** EXERCISE MATERIAL follows **

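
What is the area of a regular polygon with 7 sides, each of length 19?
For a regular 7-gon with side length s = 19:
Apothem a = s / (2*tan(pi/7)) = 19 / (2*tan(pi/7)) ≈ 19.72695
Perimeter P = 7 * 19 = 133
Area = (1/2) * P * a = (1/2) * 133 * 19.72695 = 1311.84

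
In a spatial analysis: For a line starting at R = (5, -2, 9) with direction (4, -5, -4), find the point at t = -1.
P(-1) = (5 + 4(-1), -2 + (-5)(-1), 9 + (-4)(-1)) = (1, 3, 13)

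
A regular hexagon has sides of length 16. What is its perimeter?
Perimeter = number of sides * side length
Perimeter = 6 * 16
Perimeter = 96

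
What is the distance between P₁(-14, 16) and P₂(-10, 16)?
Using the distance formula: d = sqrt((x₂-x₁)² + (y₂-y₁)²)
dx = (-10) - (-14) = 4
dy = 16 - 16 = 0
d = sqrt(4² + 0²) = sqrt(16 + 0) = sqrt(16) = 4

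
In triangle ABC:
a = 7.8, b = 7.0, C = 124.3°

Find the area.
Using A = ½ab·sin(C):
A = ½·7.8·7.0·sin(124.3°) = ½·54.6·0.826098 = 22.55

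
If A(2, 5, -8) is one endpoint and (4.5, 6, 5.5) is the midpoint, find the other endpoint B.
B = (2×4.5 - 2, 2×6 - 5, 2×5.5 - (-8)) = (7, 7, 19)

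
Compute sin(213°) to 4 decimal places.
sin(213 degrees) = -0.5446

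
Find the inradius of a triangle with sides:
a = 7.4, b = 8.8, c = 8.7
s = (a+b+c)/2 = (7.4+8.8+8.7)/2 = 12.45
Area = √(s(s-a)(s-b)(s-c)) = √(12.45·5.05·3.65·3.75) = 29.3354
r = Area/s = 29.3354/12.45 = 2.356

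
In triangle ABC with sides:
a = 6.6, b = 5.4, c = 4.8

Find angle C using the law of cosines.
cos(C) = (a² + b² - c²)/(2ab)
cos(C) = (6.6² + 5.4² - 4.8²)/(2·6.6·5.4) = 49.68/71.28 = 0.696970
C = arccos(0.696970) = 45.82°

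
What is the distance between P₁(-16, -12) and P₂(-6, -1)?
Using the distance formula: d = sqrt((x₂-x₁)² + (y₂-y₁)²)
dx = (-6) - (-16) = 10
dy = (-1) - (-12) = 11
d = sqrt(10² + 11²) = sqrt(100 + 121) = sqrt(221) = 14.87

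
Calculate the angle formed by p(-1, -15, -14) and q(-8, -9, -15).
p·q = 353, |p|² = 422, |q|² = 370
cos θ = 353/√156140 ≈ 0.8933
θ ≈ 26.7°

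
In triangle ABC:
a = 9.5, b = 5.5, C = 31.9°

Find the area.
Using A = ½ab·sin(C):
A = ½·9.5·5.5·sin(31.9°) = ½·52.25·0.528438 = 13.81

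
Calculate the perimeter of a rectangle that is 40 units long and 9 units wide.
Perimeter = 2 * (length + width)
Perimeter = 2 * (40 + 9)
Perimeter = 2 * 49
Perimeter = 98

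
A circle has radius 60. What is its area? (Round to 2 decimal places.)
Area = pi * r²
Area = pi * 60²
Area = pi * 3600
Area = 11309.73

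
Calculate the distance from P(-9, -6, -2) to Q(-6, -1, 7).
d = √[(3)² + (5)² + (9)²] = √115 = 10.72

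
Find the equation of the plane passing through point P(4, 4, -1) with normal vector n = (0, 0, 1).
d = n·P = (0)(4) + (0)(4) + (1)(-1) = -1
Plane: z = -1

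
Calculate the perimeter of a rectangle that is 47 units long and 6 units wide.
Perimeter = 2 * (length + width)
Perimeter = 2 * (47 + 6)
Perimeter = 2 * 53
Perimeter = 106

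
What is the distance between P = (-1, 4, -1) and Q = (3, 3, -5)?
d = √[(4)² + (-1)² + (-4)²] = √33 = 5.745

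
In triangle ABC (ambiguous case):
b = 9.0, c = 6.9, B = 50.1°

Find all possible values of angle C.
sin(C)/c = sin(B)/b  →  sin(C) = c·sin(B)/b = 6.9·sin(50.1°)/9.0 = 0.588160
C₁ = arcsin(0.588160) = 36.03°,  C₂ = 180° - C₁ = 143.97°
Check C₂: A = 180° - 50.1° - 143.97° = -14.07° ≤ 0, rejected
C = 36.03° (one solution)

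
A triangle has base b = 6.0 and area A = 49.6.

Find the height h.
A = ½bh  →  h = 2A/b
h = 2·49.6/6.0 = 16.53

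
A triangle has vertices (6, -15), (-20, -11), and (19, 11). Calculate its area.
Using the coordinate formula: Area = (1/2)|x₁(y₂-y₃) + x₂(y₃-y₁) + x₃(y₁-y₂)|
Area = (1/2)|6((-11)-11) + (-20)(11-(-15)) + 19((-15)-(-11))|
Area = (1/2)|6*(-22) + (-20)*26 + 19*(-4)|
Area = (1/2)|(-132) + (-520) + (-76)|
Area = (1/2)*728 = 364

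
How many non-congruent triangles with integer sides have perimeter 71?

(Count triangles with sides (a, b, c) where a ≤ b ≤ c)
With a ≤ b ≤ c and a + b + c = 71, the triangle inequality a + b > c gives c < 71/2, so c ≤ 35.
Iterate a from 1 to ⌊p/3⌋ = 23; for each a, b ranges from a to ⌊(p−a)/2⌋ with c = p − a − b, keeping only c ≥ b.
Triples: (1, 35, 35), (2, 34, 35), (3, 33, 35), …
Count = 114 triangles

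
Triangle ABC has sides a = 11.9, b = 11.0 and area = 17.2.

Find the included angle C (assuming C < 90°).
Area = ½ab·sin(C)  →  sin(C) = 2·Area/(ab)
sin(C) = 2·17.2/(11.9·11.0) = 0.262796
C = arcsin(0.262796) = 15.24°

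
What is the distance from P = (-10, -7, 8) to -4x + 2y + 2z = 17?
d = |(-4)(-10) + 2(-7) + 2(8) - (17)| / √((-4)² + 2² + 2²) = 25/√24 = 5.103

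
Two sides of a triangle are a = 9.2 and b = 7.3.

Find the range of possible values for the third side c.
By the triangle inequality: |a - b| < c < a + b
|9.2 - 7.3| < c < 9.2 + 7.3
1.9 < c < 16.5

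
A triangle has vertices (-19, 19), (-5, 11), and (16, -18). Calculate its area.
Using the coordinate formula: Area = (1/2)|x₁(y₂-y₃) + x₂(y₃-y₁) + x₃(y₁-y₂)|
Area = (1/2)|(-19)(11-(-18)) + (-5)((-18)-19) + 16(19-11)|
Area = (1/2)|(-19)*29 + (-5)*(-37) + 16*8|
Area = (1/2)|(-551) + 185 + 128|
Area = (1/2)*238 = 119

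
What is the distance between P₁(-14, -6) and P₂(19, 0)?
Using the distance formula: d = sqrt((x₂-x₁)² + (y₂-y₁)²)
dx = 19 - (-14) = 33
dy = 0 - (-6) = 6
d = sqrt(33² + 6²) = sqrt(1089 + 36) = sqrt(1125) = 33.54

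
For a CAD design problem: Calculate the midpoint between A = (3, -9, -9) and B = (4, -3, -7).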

** End of EXERCISE MATERIAL **

* TASK OBJECTIVE
Go to the line with "In triangle ABC with" in the entries above and repeat every line from there through the line with "b = 9.0, c = 6.9, B = 50.1°", exactly and with no other text.

* FINAL ANSWER
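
In triangle ABC with sides:
a = 6.6, b = 5.4, c = 4.8

Find angle C using the law of cosines.
cos(C) = (a² + b² - c²)/(2ab)
cos(C) = (6.6² + 5.4² - 4.8²)/(2·6.6·5.4) = 49.68/71.28 = 0.696970
C = arccos(0.696970) = 45.82°

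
What is the distance between P₁(-16, -12) and P₂(-6, -1)?
Using the distance formula: d = sqrt((x₂-x₁)² + (y₂-y₁)²)
dx = (-6) - (-16) = 10
dy = (-1) - (-12) = 11
d = sqrt(10² + 11²) = sqrt(100 + 121) = sqrt(221) = 14.87

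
Calculate the angle formed by p(-1, -15, -14) and q(-8, -9, -15).
p·q = 353, |p|² = 422, |q|² = 370
cos θ = 353/√156140 ≈ 0.8933
θ ≈ 26.7°

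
In triangle ABC:
a = 9.5, b = 5.5, C = 31.9°

Find the area.
Using A = ½ab·sin(C):
A = ½·9.5·5.5·sin(31.9°) = ½·52.25·0.528438 = 13.81

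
Calculate the perimeter of a rectangle that is 40 units long and 9 units wide.
Perimeter = 2 * (length + width)
Perimeter = 2 * (40 + 9)
Perimeter = 2 * 49
Perimeter = 98

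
A circle has radius 60. What is its area? (Round to 2 decimal places.)
Area = pi * r²
Area = pi * 60²
Area = pi * 3600
Area = 11309.73

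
Calculate the distance from P(-9, -6, -2) to Q(-6, -1, 7).
d = √[(3)² + (5)² + (9)²] = √115 = 10.72

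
Find the equation of the plane passing through point P(4, 4, -1) with normal vector n = (0, 0, 1).
d = n·P = (0)(4) + (0)(4) + (1)(-1) = -1
Plane: z = -1

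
Calculate the perimeter of a rectangle that is 47 units long and 6 units wide.
Perimeter = 2 * (length + width)
Perimeter = 2 * (47 + 6)
Perimeter = 2 * 53
Perimeter = 106

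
What is the distance between P = (-1, 4, -1) and Q = (3, 3, -5)?
d = √[(4)² + (-1)² + (-4)²] = √33 = 5.745

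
In triangle ABC (ambiguous case):
b = 9.0, c = 6.9, B = 50.1°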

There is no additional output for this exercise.